[[ DATA SUPPLIED open ]]

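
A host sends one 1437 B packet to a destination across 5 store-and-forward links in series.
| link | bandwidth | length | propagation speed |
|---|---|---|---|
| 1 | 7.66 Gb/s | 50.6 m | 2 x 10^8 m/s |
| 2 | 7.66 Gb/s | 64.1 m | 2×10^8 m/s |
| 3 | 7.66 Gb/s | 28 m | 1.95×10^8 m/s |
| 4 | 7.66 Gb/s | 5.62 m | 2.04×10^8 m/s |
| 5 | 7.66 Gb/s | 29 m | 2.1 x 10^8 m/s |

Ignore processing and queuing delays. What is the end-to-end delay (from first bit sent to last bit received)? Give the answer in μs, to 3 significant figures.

8.39 μs

L = 1437 × 8 = 11496 bits.
Transmission delay per hop = L/R = 11496/7660000000 = 1.50078 μs; 5 hops → 7.50392 μs.
Propagation delays (d/s per hop): 0.253, 0.3205, 0.14359, 0.027549, 0.138095 μs; sum = 0.882734 μs.
End-to-end = 8.39 μs.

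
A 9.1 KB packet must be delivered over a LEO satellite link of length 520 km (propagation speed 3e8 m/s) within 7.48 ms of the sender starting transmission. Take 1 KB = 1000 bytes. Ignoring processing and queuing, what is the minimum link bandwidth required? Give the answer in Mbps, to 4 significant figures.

12.67 Mbps

L = 72800 bits.
Propagation delay = 520000 / 300000000 = 1.73333 ms.
Transmission budget = 7.48 − 1.73333 = 5.74667 ms.
R ≥ L / t_tx = 72800 bits / 0.00574667 s = 12.67 Mbps.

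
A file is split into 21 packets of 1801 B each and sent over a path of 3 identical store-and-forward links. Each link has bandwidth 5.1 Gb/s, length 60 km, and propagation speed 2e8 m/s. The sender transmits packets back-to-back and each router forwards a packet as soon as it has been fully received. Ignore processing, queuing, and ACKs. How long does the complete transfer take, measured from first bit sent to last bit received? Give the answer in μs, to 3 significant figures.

965 μs

Per-hop transmission t_tx = L/R = 14408/5100000000 = 2.8251 μs.
Per-hop propagation t_prop = 60000/200000000 = 300 μs.
Pipeline fill: first packet needs 3·t_tx to clear all hops; remaining 20 packets each add one t_tx.
Total = (3+21-1)·t_tx + 3·t_prop = 23·2.8251 + 3·300 = 965 μs.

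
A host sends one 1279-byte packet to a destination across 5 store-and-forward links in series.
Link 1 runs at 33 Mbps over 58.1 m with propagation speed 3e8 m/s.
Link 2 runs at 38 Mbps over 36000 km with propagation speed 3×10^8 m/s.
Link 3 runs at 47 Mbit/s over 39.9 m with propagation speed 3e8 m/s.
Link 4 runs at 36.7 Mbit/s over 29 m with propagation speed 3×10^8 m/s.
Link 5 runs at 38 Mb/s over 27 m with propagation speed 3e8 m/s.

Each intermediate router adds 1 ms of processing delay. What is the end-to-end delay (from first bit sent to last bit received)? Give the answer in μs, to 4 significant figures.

L = 1279 × 8 = 10232 bits.
Transmission delays (L/R per hop): 310.061, 269.263, 217.702, 278.801, 269.263 μs; sum = 1345.09 μs.
Propagation delays (d/s per hop): 0.193667, 120000, 0.133, 0.0966667, 0.09 μs; sum = 120001 μs.
Processing at 4 router(s): 4 × 1 ms = 4000 μs.
End-to-end = 125300 μs.

125300 μs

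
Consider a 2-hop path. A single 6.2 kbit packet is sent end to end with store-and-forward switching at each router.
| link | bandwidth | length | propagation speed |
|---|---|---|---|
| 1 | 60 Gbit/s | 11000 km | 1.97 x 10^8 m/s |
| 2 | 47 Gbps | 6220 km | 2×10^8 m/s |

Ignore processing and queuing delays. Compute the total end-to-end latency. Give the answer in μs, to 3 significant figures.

L = 6200 bits.
Transmission delays (L/R per hop): 0.103333, 0.131915 μs; sum = 0.235248 μs.
Propagation delays (d/s per hop): 55837.6, 31100 μs; sum = 86937.6 μs.
End-to-end = 86900 μs.

86900 μs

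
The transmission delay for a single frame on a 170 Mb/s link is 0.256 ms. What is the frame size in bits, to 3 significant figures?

L = R × t_tx = 170000000 b/s × 0.000256 s = 43520 bits.

43500 bits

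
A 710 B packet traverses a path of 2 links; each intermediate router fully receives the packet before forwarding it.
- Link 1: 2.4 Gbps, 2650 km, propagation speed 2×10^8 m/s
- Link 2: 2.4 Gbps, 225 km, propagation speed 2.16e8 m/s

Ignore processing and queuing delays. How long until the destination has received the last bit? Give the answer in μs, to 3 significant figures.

L = 710 × 8 = 5680 bits.
Transmission delay per hop = L/R = 5680/2400000000 = 2.36667 μs; 2 hops → 4.73333 μs.
Propagation delays (d/s per hop): 13250, 1041.67 μs; sum = 14291.7 μs.
End-to-end = 14300 μs.

14300 μs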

[[ DATA SUPPLIED closed ]]

_YOUR ASSIGNMENT_: Print all of the data exactly as it was given.

_EXERCISE OUTPUT_:
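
A host sends one 1437 B packet to a destination across 5 store-and-forward links in series.
| link | bandwidth | length | propagation speed |
|---|---|---|---|
| 1 | 7.66 Gb/s | 50.6 m | 2 x 10^8 m/s |
| 2 | 7.66 Gb/s | 64.1 m | 2×10^8 m/s |
| 3 | 7.66 Gb/s | 28 m | 1.95×10^8 m/s |
| 4 | 7.66 Gb/s | 5.62 m | 2.04×10^8 m/s |
| 5 | 7.66 Gb/s | 29 m | 2.1 x 10^8 m/s |

Ignore processing and queuing delays. What is the end-to-end delay (from first bit sent to last bit received)? Give the answer in μs, to 3 significant figures.

8.39 μs

L = 1437 × 8 = 11496 bits.
Transmission delay per hop = L/R = 11496/7660000000 = 1.50078 μs; 5 hops → 7.50392 μs.
Propagation delays (d/s per hop): 0.253, 0.3205, 0.14359, 0.027549, 0.138095 μs; sum = 0.882734 μs.
End-to-end = 8.39 μs.

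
A 9.1 KB packet must be delivered over a LEO satellite link of length 520 km (propagation speed 3e8 m/s) within 7.48 ms of the sender starting transmission. Take 1 KB = 1000 bytes. Ignoring processing and queuing, what is the minimum link bandwidth required? Give the answer in Mbps, to 4 significant figures.

12.67 Mbps

L = 72800 bits.
Propagation delay = 520000 / 300000000 = 1.73333 ms.
Transmission budget = 7.48 − 1.73333 = 5.74667 ms.
R ≥ L / t_tx = 72800 bits / 0.00574667 s = 12.67 Mbps.

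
A file is split into 21 packets of 1801 B each and sent over a path of 3 identical store-and-forward links. Each link has bandwidth 5.1 Gb/s, length 60 km, and propagation speed 2e8 m/s. The sender transmits packets back-to-back and each router forwards a packet as soon as it has been fully received. Ignore processing, queuing, and ACKs. How long does the complete transfer take, measured from first bit sent to last bit received? Give the answer in μs, to 3 significant figures.

965 μs

Per-hop transmission t_tx = L/R = 14408/5100000000 = 2.8251 μs.
Per-hop propagation t_prop = 60000/200000000 = 300 μs.
Pipeline fill: first packet needs 3·t_tx to clear all hops; remaining 20 packets each add one t_tx.
Total = (3+21-1)·t_tx + 3·t_prop = 23·2.8251 + 3·300 = 965 μs.

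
A host sends one 1279-byte packet to a destination across 5 store-and-forward links in series.
Link 1 runs at 33 Mbps over 58.1 m with propagation speed 3e8 m/s.
Link 2 runs at 38 Mbps over 36000 km with propagation speed 3×10^8 m/s.
Link 3 runs at 47 Mbit/s over 39.9 m with propagation speed 3e8 m/s.
Link 4 runs at 36.7 Mbit/s over 29 m with propagation speed 3×10^8 m/s.
Link 5 runs at 38 Mb/s over 27 m with propagation speed 3e8 m/s.

Each intermediate router adds 1 ms of processing delay. What is the end-to-end delay (from first bit sent to last bit received)? Give the answer in μs, to 4 significant figures.

L = 1279 × 8 = 10232 bits.
Transmission delays (L/R per hop): 310.061, 269.263, 217.702, 278.801, 269.263 μs; sum = 1345.09 μs.
Propagation delays (d/s per hop): 0.193667, 120000, 0.133, 0.0966667, 0.09 μs; sum = 120001 μs.
Processing at 4 router(s): 4 × 1 ms = 4000 μs.
End-to-end = 125300 μs.

125300 μs

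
Consider a 2-hop path. A single 6.2 kbit packet is sent end to end with store-and-forward switching at each router.
| link | bandwidth | length | propagation speed |
|---|---|---|---|
| 1 | 60 Gbit/s | 11000 km | 1.97 x 10^8 m/s |
| 2 | 47 Gbps | 6220 km | 2×10^8 m/s |

Ignore processing and queuing delays. Compute the total end-to-end latency. Give the answer in μs, to 3 significant figures.

L = 6200 bits.
Transmission delays (L/R per hop): 0.103333, 0.131915 μs; sum = 0.235248 μs.
Propagation delays (d/s per hop): 55837.6, 31100 μs; sum = 86937.6 μs.
End-to-end = 86900 μs.

86900 μs

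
The transmission delay for a single frame on a 170 Mb/s link is 0.256 ms. What is the frame size in bits, to 3 significant figures?

L = R × t_tx = 170000000 b/s × 0.000256 s = 43520 bits.

43500 bits

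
A 710 B packet traverses a path of 2 links; each intermediate router fully receives the packet before forwarding it.
- Link 1: 2.4 Gbps, 2650 km, propagation speed 2×10^8 m/s
- Link 2: 2.4 Gbps, 225 km, propagation speed 2.16e8 m/s

Ignore processing and queuing delays. How long until the destination has received the last bit? Give the answer in μs, to 3 significant figures.

L = 710 × 8 = 5680 bits.
Transmission delay per hop = L/R = 5680/2400000000 = 2.36667 μs; 2 hops → 4.73333 μs.
Propagation delays (d/s per hop): 13250, 1041.67 μs; sum = 14291.7 μs.
End-to-end = 14300 μs.

14300 μs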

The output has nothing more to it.